— Task goal —
All lines from the one containing "1 in 150 manufactured" to the end of the entries below must be output exactly, and no other lines.

(Saved data entries)

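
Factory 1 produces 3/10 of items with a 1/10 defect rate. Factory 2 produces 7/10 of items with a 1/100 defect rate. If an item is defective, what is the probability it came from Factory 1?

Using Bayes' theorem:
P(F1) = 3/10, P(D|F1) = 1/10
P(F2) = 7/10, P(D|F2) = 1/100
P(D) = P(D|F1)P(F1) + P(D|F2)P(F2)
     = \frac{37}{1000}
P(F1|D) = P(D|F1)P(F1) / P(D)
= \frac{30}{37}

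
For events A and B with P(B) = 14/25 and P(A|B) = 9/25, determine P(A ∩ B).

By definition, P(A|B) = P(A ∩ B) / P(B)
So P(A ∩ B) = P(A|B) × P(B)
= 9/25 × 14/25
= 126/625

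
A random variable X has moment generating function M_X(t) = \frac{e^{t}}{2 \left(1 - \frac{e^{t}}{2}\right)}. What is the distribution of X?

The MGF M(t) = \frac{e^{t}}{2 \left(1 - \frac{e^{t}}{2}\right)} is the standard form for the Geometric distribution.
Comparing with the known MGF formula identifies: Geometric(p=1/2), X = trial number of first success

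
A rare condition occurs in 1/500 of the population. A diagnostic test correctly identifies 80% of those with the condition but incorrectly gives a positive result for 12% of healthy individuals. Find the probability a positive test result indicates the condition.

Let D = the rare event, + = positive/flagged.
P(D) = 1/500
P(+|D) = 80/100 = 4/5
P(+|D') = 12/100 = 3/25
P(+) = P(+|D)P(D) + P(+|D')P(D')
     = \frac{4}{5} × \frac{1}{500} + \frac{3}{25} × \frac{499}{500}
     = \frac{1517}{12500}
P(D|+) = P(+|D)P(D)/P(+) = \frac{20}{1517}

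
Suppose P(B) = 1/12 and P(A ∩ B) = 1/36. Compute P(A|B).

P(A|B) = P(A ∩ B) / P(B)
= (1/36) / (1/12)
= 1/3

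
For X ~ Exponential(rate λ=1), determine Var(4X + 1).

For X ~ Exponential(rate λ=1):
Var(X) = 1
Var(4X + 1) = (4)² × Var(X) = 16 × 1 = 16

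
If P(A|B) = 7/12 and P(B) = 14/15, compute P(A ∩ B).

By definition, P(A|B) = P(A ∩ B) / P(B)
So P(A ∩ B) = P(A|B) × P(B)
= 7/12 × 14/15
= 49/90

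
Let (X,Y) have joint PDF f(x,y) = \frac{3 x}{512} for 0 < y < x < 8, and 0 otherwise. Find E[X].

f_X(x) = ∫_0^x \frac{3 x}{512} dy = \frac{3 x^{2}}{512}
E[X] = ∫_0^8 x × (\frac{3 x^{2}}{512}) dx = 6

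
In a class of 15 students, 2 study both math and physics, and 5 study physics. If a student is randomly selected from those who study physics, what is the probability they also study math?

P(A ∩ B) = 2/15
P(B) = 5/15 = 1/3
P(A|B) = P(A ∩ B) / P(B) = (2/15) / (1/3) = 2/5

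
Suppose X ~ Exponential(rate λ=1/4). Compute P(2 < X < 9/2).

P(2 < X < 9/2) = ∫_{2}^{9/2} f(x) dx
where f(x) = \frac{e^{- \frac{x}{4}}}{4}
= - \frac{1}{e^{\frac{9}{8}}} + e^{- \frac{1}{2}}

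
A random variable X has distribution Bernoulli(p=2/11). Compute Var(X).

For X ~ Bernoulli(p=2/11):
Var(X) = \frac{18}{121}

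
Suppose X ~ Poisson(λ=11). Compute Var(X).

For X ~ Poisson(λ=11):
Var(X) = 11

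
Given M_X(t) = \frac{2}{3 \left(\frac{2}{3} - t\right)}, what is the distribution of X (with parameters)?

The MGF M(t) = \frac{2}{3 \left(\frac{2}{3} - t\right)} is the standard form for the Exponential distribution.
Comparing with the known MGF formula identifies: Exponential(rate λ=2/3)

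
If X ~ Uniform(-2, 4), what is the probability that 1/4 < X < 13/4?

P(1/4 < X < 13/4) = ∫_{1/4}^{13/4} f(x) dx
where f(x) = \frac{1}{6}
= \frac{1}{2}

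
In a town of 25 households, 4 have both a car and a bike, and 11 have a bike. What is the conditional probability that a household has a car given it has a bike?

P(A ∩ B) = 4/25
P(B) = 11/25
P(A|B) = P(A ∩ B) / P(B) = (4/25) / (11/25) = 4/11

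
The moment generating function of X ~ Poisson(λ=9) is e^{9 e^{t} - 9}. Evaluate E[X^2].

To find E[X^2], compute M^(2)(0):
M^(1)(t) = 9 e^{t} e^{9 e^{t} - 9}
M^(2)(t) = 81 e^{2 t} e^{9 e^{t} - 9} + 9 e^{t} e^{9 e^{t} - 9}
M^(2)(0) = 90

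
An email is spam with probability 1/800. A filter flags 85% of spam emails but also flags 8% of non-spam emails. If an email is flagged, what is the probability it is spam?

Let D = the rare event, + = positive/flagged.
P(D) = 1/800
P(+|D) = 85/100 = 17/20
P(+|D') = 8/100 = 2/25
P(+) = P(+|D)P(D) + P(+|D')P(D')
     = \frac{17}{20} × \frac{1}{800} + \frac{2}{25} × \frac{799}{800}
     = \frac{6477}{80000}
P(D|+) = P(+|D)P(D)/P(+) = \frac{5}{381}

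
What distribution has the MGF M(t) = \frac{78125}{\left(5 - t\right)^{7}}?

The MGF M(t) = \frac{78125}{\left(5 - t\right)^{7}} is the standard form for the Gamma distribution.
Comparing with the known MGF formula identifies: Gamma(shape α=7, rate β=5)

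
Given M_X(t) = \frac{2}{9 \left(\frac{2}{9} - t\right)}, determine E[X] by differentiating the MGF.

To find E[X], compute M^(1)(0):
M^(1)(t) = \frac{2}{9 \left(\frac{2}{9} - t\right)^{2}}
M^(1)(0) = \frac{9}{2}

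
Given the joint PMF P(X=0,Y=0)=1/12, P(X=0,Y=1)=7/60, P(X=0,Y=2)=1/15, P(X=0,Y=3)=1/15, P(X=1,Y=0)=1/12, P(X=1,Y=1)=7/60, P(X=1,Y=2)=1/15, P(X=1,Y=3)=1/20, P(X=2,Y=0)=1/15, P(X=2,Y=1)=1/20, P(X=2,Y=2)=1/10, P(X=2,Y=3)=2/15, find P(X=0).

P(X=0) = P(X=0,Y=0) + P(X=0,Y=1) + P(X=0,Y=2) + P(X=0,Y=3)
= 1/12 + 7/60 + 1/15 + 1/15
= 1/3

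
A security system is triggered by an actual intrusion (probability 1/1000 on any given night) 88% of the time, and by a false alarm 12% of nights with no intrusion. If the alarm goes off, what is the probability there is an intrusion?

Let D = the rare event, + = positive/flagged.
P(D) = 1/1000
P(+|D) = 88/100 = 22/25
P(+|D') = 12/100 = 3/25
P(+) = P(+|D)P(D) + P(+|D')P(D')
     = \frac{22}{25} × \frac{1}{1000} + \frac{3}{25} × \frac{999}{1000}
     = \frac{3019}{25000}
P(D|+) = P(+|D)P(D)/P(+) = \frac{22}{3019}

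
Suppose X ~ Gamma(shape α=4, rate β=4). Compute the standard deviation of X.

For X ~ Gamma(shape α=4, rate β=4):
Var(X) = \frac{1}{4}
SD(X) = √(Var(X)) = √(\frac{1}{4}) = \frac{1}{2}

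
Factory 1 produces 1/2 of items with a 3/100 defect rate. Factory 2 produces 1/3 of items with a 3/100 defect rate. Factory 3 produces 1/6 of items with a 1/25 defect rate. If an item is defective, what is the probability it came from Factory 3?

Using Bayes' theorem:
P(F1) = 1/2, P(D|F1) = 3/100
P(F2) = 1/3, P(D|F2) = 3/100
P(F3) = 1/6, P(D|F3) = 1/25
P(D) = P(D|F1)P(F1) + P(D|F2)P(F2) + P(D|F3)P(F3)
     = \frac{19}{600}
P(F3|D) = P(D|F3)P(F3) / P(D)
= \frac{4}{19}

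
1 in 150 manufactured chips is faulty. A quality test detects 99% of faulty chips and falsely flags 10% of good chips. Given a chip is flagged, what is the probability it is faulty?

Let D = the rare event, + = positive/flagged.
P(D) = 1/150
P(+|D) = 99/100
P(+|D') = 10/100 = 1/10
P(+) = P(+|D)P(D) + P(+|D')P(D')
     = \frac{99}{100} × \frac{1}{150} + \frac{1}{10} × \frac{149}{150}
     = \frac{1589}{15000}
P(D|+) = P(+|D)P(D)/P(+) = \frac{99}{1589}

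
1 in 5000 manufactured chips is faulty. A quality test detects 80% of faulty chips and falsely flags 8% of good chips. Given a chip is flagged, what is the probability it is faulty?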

— Response to this task —
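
1 in 150 manufactured chips is faulty. A quality test detects 99% of faulty chips and falsely flags 10% of good chips. Given a chip is flagged, what is the probability it is faulty?

Let D = the rare event, + = positive/flagged.
P(D) = 1/150
P(+|D) = 99/100
P(+|D') = 10/100 = 1/10
P(+) = P(+|D)P(D) + P(+|D')P(D')
     = \frac{99}{100} × \frac{1}{150} + \frac{1}{10} × \frac{149}{150}
     = \frac{1589}{15000}
P(D|+) = P(+|D)P(D)/P(+) = \frac{99}{1589}

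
1 in 5000 manufactured chips is faulty. A quality test detects 80% of faulty chips and falsely flags 8% of good chips. Given a chip is flagged, what is the probability it is faulty?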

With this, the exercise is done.